*** Opening of Information shown ***

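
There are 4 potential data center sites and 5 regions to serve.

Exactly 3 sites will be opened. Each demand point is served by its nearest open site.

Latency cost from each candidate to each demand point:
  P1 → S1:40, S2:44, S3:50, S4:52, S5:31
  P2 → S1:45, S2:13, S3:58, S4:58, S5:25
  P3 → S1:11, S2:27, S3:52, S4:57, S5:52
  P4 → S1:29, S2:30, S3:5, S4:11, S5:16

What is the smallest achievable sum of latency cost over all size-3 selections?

Open {P2, P3, P4}.
  S1→P3 11, S2→P2 13, S3→P4 5, S4→P4 11, S5→P4 16  ⇒ total 56.
Compare {P1, P3, P4}: total 70.
Compare {P1, P2, P4}: total 74.
No size-3 selection does better; minimum is 56.

56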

*** Close of Information shown ***

**Your objective**:
The expected output is the run of lines from the one holding "P2 → S1:45, S2:13, S3:58, S4:58, S5:25" to the last line of the entries above, each reproduced character for character.

**Answer section**:
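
  P2 → S1:45, S2:13, S3:58, S4:58, S5:25
  P3 → S1:11, S2:27, S3:52, S4:57, S5:52
  P4 → S1:29, S2:30, S3:5, S4:11, S5:16

What is the smallest achievable sum of latency cost over all size-3 selections?

Open {P2, P3, P4}.
  S1→P3 11, S2→P2 13, S3→P4 5, S4→P4 11, S5→P4 16  ⇒ total 56.
Compare {P1, P3, P4}: total 70.
Compare {P1, P2, P4}: total 74.
No size-3 selection does better; minimum is 56.

56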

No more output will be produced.